» **WORK TO BE COMPLETED**
Using the listing below, print exactly everything from the line with "V4 = 36.4∠-96.7° V" down to the line with "A low-pass RC", both included, and nothing more.

»»

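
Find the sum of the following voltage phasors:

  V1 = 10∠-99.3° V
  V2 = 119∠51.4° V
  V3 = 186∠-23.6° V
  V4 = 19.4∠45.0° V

Step 1 — Convert each phasor to rectangular form:
  V1 = 10·(cos(-99.3°) + j·sin(-99.3°)) = -1.616 - j9.869 V
  V2 = 119·(cos(51.4°) + j·sin(51.4°)) = 74.24 + j93 V
  V3 = 186·(cos(-23.6°) + j·sin(-23.6°)) = 170.4 - j74.46 V
  V4 = 19.4·(cos(45.0°) + j·sin(45.0°)) = 13.72 + j13.72 V
Step 2 — Sum components: V_total = 256.8 + j22.39 V.
Step 3 — Convert to polar: |V_total| = 257.8 V, ∠V_total = 5.0°.

V_total = 257.8∠5.0° V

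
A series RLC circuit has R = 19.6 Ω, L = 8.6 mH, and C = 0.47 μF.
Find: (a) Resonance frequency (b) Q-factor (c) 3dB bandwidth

Step 1 — Resonance condition Im(Z)=0 gives ω₀ = 1/√(LC).
Step 2 — ω₀ = 1/√(0.0086·4.7e-07) = 1.573e+04 rad/s.
Step 3 — f₀ = ω₀/(2π) = 2503 Hz.
Step 4 — Series Q: Q = ω₀L/R = 1.573e+04·0.0086/19.6 = 6.902.
Step 5 — 3dB bandwidth: Δω = ω₀/Q = 2279 rad/s; BW = Δω/(2π) = 362.7 Hz.

(a) f₀ = 2503 Hz  (b) Q = 6.902  (c) BW = 362.7 Hz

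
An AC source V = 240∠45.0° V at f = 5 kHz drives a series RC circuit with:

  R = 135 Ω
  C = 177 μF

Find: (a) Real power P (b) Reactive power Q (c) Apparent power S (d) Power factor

Step 1 — Angular frequency: ω = 2π·f = 2π·5000 = 3.142e+04 rad/s.
Step 2 — Component impedances:
  R: Z = R = 135 Ω
  C: Z = 1/(jωC) = -j/(ω·C) = 0 - j0.1798 Ω
Step 3 — Series combination: Z_total = R + C = 135 - j0.1798 Ω = 135∠-0.1° Ω.
Step 4 — Source phasor: V = 240∠45.0° V = 169.7 + j169.7 V.
Step 5 — Current: I = V / Z = 1.255 + j1.259 A = 1.778∠45.1° A.
Step 6 — Complex power: S = V·I* = 426.7 - j0.5684 VA.
Step 7 — Real power: P = Re(S) = 426.7 W.
Step 8 — Reactive power: Q = Im(S) = -0.5684 VAR.
Step 9 — Apparent power: |S| = 426.7 VA.
Step 10 — Power factor: PF = P/|S| = 1 (leading).

(a) P = 426.7 W  (b) Q = -0.5684 VAR  (c) S = 426.7 VA  (d) PF = 1 (leading)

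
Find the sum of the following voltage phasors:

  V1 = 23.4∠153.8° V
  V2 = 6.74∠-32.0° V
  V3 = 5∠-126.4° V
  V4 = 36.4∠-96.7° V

Step 1 — Convert each phasor to rectangular form:
  V1 = 23.4·(cos(153.8°) + j·sin(153.8°)) = -21 + j10.33 V
  V2 = 6.74·(cos(-32.0°) + j·sin(-32.0°)) = 5.716 - j3.572 V
  V3 = 5·(cos(-126.4°) + j·sin(-126.4°)) = -2.967 - j4.024 V
  V4 = 36.4·(cos(-96.7°) + j·sin(-96.7°)) = -4.247 - j36.15 V
Step 2 — Sum components: V_total = -22.49 - j33.42 V.
Step 3 — Convert to polar: |V_total| = 40.28 V, ∠V_total = -123.9°.

V_total = 40.28∠-123.9° V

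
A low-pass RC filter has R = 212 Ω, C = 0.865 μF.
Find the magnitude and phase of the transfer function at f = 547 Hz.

Step 1 — Angular frequency: ω = 2π·547 = 3437 rad/s.
Step 2 — Transfer function: H(jω) = 1/(1 + jωRC).
Step 3 — Denominator: 1 + jωRC = 1 + j·3437·212·8.65e-07 = 1 + j0.6303.
Step 4 — H = 0.7157 - j0.4511.
Step 5 — Magnitude: |H| = 0.846 (-1.5 dB); phase: φ = -32.2°.

|H| = 0.846 (-1.5 dB), φ = -32.2°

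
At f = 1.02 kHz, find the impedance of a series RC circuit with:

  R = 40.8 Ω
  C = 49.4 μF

Step 1 — Angular frequency: ω = 2π·f = 2π·1020 = 6409 rad/s.
Step 2 — Component impedances:
  R: Z = R = 40.8 Ω
  C: Z = 1/(jωC) = -j/(ω·C) = 0 - j3.159 Ω
Step 3 — Series combination: Z_total = R + C = 40.8 - j3.159 Ω = 40.92∠-4.4° Ω.

Z = 40.8 - j3.159 Ω = 40.92∠-4.4° Ω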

««

» **ANSWER BOX**
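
  V4 = 36.4∠-96.7° V

Step 1 — Convert each phasor to rectangular form:
  V1 = 23.4·(cos(153.8°) + j·sin(153.8°)) = -21 + j10.33 V
  V2 = 6.74·(cos(-32.0°) + j·sin(-32.0°)) = 5.716 - j3.572 V
  V3 = 5·(cos(-126.4°) + j·sin(-126.4°)) = -2.967 - j4.024 V
  V4 = 36.4·(cos(-96.7°) + j·sin(-96.7°)) = -4.247 - j36.15 V
Step 2 — Sum components: V_total = -22.49 - j33.42 V.
Step 3 — Convert to polar: |V_total| = 40.28 V, ∠V_total = -123.9°.

V_total = 40.28∠-123.9° V

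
A low-pass RC filter has R = 212 Ω, C = 0.865 μF.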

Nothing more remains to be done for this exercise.